Say how many lines of the listing below include the word "function", with no other output.

─── Record extracts

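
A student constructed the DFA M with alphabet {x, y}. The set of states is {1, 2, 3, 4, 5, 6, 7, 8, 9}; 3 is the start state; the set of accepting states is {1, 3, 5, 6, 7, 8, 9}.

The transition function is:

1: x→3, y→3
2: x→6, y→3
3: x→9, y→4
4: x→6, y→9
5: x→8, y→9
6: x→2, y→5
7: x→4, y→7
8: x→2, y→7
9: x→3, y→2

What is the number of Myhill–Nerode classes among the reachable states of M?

5

First remove the unreachable states {1}; 8 states remain.
Initial partition by acceptance: {3,5,6,7,8,9} | {2,4}.
On input x, block {3,5,6,7,8,9} splits into {3,5,9} and {6,7,8}.
Split {3,5,9} by δ(·,x) → {3,9} and {5}.
On input y, block {6,7,8} splits into {7,8} and {6}.
No further refinement is possible. Final partition (5 blocks): {3,9} | {2,4} | {7,8} | {5} | {6}.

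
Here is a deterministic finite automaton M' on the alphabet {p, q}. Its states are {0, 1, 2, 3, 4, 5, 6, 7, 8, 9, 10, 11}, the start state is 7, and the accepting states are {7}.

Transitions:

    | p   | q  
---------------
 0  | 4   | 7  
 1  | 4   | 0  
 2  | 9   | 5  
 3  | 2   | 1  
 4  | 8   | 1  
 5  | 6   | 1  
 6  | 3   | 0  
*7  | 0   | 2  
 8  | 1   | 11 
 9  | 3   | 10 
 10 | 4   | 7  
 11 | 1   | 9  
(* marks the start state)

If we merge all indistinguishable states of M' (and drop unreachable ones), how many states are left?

All states are reachable from the start state.
Initial partition by acceptance: {7} | {0,1,2,3,4,5,6,8,9,10,11}.
On input q, block {0,1,2,3,4,5,6,8,9,10,11} splits into {1,2,3,4,5,6,8,9,11} and {0,10}.
Refine {1,2,3,4,5,6,8,9,11} on symbol q: members go to different blocks, giving {2,3,4,5,8,11} and {1,6,9}.
Refine {2,3,4,5,8,11} on symbol p: members go to different blocks, giving {2,5,8,11} and {3,4}.
Refine {2,5,8,11} on symbol q: members go to different blocks, giving {2,8} and {5,11}.
The partition is now stable with 6 blocks: {7} | {2,8} | {0,10} | {1,6,9} | {3,4} | {5,11}.

6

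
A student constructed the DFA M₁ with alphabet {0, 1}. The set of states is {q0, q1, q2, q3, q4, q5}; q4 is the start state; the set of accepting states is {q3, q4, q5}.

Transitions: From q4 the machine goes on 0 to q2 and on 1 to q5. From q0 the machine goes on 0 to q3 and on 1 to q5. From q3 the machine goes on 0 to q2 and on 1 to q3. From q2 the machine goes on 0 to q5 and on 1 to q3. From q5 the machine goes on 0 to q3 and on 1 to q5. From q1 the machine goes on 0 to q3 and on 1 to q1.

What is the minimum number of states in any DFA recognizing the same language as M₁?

4

Reachable states from the start: {q2,q3,q4,q5}. Unreachable: {q0,q1} — drop them.
Initial partition by acceptance: {q3,q4,q5} | {q2}.
On input 0, block {q3,q4,q5} splits into {q3,q4} and {q5}.
Split {q3,q4} by δ(·,1) → {q3} and {q4}.
The partition is now stable with 4 blocks: {q3} | {q2} | {q5} | {q4}.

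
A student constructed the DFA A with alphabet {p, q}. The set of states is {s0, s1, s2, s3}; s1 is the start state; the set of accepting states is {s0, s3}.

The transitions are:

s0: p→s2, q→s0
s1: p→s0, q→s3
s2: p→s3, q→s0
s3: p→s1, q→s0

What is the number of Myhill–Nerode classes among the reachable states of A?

Every state is reachable, so we keep all 4.
Start with accepting vs non-accepting: {s0,s3} | {s1,s2}.
No further refinement is possible. Final partition (2 blocks): {s0,s3} | {s1,s2}.

2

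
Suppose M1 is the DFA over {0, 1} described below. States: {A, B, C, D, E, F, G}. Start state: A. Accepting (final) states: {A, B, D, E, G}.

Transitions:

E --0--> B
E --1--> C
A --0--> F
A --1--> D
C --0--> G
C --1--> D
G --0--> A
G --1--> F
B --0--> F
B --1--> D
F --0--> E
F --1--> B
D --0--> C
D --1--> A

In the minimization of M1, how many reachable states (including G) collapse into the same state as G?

P0 = {A,B,D,E,G} | {C,F}.
Split {A,B,D,E,G} by δ(·,0) → {A,B,D} and {E,G}.
Stable partition: {A,B,D} | {C,F} | {E,G} — 3 equivalence classes.
State G belongs to the block {E,G}, which has 2 states.

2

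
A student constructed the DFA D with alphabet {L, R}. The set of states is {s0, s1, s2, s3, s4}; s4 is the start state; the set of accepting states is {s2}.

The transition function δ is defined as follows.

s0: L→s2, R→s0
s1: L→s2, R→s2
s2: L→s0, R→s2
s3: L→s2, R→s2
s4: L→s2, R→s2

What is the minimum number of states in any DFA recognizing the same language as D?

States {s1,s3} cannot be reached from the start state, so discard them.
P0 = {s2} | {s0,s4}.
Split {s0,s4} by δ(·,R) → {s0} and {s4}.
No further refinement is possible. Final partition (3 blocks): {s2} | {s0} | {s4}.

3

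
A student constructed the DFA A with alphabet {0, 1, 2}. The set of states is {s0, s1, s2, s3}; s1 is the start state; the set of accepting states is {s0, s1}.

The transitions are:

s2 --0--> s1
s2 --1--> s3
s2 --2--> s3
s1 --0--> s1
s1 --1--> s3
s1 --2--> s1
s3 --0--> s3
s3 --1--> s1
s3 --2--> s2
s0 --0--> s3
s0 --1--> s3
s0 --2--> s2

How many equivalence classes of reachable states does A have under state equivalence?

3

Reachable states from the start: {s1,s2,s3}. Unreachable: {s0} — drop them.
P0 = {s1} | {s2,s3}.
Refine {s2,s3} on symbol 0: members go to different blocks, giving {s2} and {s3}.
The partition is now stable with 3 blocks: {s1} | {s2} | {s3}.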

──────

#### Response below:
2